Exact copies of all the entries are required.

# Listed entries
========================================

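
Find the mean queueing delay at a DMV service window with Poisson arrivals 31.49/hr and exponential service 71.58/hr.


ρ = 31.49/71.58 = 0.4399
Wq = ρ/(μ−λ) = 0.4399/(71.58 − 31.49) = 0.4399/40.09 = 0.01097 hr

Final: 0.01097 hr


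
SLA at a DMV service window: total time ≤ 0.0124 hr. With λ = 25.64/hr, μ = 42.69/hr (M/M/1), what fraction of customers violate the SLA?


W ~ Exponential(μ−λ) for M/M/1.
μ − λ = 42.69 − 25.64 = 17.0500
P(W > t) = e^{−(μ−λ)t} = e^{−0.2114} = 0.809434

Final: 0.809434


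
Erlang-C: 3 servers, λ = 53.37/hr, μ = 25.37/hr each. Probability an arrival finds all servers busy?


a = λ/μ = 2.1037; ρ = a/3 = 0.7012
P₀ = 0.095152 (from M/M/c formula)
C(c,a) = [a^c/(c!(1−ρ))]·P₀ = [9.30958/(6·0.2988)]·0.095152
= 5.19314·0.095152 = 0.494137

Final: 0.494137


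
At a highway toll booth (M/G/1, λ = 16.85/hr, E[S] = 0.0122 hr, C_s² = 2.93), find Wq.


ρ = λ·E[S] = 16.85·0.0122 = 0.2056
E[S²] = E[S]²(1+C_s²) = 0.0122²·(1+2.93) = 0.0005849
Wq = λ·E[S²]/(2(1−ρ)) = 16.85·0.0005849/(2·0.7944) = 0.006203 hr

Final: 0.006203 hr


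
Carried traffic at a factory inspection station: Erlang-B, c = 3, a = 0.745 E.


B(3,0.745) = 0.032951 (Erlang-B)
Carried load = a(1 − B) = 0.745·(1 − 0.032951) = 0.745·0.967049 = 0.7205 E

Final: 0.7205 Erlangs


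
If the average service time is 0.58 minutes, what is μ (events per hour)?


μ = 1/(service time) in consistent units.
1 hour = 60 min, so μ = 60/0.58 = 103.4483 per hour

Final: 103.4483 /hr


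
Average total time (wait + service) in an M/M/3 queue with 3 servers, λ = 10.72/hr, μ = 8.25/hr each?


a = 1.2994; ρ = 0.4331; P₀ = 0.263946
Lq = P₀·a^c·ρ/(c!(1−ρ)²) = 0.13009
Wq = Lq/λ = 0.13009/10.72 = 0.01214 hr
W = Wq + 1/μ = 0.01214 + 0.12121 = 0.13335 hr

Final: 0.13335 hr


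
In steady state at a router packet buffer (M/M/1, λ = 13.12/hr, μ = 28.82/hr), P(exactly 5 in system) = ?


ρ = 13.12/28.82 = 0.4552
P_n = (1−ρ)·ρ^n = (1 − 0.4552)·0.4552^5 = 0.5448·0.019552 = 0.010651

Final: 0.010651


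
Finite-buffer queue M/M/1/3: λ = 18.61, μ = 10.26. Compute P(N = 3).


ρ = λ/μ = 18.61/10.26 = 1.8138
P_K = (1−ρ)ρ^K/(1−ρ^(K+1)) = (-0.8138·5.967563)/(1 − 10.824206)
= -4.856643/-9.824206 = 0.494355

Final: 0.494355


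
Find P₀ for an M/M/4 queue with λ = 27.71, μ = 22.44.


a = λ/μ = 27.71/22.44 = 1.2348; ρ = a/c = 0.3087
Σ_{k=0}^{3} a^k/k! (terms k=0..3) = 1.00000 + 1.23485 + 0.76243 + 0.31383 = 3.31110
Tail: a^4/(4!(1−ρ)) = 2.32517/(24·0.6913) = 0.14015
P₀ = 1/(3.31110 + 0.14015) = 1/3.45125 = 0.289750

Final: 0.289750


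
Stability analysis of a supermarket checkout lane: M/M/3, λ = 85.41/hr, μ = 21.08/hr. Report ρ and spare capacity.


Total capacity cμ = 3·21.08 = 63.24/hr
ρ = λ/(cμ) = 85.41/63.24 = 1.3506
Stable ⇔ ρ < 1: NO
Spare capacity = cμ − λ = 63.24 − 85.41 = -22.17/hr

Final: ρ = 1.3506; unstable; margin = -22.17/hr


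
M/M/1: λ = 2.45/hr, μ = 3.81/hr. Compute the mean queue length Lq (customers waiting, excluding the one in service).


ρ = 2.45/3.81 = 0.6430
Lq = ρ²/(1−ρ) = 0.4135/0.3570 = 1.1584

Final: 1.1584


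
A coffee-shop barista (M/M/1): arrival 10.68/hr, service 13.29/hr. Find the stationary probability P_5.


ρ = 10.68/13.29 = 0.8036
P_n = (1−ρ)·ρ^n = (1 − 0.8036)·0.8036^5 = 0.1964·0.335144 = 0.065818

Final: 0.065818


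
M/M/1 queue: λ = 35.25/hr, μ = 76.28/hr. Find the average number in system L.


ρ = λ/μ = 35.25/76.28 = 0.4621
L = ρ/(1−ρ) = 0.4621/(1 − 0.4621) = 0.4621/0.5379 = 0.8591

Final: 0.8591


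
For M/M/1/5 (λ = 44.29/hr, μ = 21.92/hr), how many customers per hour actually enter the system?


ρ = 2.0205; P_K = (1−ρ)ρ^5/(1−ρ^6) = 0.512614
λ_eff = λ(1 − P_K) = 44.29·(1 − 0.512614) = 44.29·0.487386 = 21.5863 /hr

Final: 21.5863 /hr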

========================================

# Solution below
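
Find the mean queueing delay at a DMV service window with Poisson arrivals 31.49/hr and exponential service 71.58/hr.


ρ = 31.49/71.58 = 0.4399
Wq = ρ/(μ−λ) = 0.4399/(71.58 − 31.49) = 0.4399/40.09 = 0.01097 hr

Final: 0.01097 hr


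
SLA at a DMV service window: total time ≤ 0.0124 hr. With λ = 25.64/hr, μ = 42.69/hr (M/M/1), what fraction of customers violate the SLA?


W ~ Exponential(μ−λ) for M/M/1.
μ − λ = 42.69 − 25.64 = 17.0500
P(W > t) = e^{−(μ−λ)t} = e^{−0.2114} = 0.809434

Final: 0.809434


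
Erlang-C: 3 servers, λ = 53.37/hr, μ = 25.37/hr each. Probability an arrival finds all servers busy?


a = λ/μ = 2.1037; ρ = a/3 = 0.7012
P₀ = 0.095152 (from M/M/c formula)
C(c,a) = [a^c/(c!(1−ρ))]·P₀ = [9.30958/(6·0.2988)]·0.095152
= 5.19314·0.095152 = 0.494137

Final: 0.494137


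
At a highway toll booth (M/G/1, λ = 16.85/hr, E[S] = 0.0122 hr, C_s² = 2.93), find Wq.


ρ = λ·E[S] = 16.85·0.0122 = 0.2056
E[S²] = E[S]²(1+C_s²) = 0.0122²·(1+2.93) = 0.0005849
Wq = λ·E[S²]/(2(1−ρ)) = 16.85·0.0005849/(2·0.7944) = 0.006203 hr

Final: 0.006203 hr


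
Carried traffic at a factory inspection station: Erlang-B, c = 3, a = 0.745 E.


B(3,0.745) = 0.032951 (Erlang-B)
Carried load = a(1 − B) = 0.745·(1 − 0.032951) = 0.745·0.967049 = 0.7205 E

Final: 0.7205 Erlangs


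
If the average service time is 0.58 minutes, what is μ (events per hour)?


μ = 1/(service time) in consistent units.
1 hour = 60 min, so μ = 60/0.58 = 103.4483 per hour

Final: 103.4483 /hr


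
Average total time (wait + service) in an M/M/3 queue with 3 servers, λ = 10.72/hr, μ = 8.25/hr each?


a = 1.2994; ρ = 0.4331; P₀ = 0.263946
Lq = P₀·a^c·ρ/(c!(1−ρ)²) = 0.13009
Wq = Lq/λ = 0.13009/10.72 = 0.01214 hr
W = Wq + 1/μ = 0.01214 + 0.12121 = 0.13335 hr

Final: 0.13335 hr


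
In steady state at a router packet buffer (M/M/1, λ = 13.12/hr, μ = 28.82/hr), P(exactly 5 in system) = ?


ρ = 13.12/28.82 = 0.4552
P_n = (1−ρ)·ρ^n = (1 − 0.4552)·0.4552^5 = 0.5448·0.019552 = 0.010651

Final: 0.010651


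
Finite-buffer queue M/M/1/3: λ = 18.61, μ = 10.26. Compute P(N = 3).


ρ = λ/μ = 18.61/10.26 = 1.8138
P_K = (1−ρ)ρ^K/(1−ρ^(K+1)) = (-0.8138·5.967563)/(1 − 10.824206)
= -4.856643/-9.824206 = 0.494355

Final: 0.494355


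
Find P₀ for an M/M/4 queue with λ = 27.71, μ = 22.44.


a = λ/μ = 27.71/22.44 = 1.2348; ρ = a/c = 0.3087
Σ_{k=0}^{3} a^k/k! (terms k=0..3) = 1.00000 + 1.23485 + 0.76243 + 0.31383 = 3.31110
Tail: a^4/(4!(1−ρ)) = 2.32517/(24·0.6913) = 0.14015
P₀ = 1/(3.31110 + 0.14015) = 1/3.45125 = 0.289750

Final: 0.289750


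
Stability analysis of a supermarket checkout lane: M/M/3, λ = 85.41/hr, μ = 21.08/hr. Report ρ and spare capacity.


Total capacity cμ = 3·21.08 = 63.24/hr
ρ = λ/(cμ) = 85.41/63.24 = 1.3506
Stable ⇔ ρ < 1: NO
Spare capacity = cμ − λ = 63.24 − 85.41 = -22.17/hr

Final: ρ = 1.3506; unstable; margin = -22.17/hr


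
M/M/1: λ = 2.45/hr, μ = 3.81/hr. Compute the mean queue length Lq (customers waiting, excluding the one in service).


ρ = 2.45/3.81 = 0.6430
Lq = ρ²/(1−ρ) = 0.4135/0.3570 = 1.1584

Final: 1.1584


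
A coffee-shop barista (M/M/1): arrival 10.68/hr, service 13.29/hr. Find the stationary probability P_5.


ρ = 10.68/13.29 = 0.8036
P_n = (1−ρ)·ρ^n = (1 − 0.8036)·0.8036^5 = 0.1964·0.335144 = 0.065818

Final: 0.065818


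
M/M/1 queue: λ = 35.25/hr, μ = 76.28/hr. Find the average number in system L.


ρ = λ/μ = 35.25/76.28 = 0.4621
L = ρ/(1−ρ) = 0.4621/(1 − 0.4621) = 0.4621/0.5379 = 0.8591

Final: 0.8591


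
For M/M/1/5 (λ = 44.29/hr, μ = 21.92/hr), how many customers per hour actually enter the system?


ρ = 2.0205; P_K = (1−ρ)ρ^5/(1−ρ^6) = 0.512614
λ_eff = λ(1 − P_K) = 44.29·(1 − 0.512614) = 44.29·0.487386 = 21.5863 /hr

Final: 21.5863 /hr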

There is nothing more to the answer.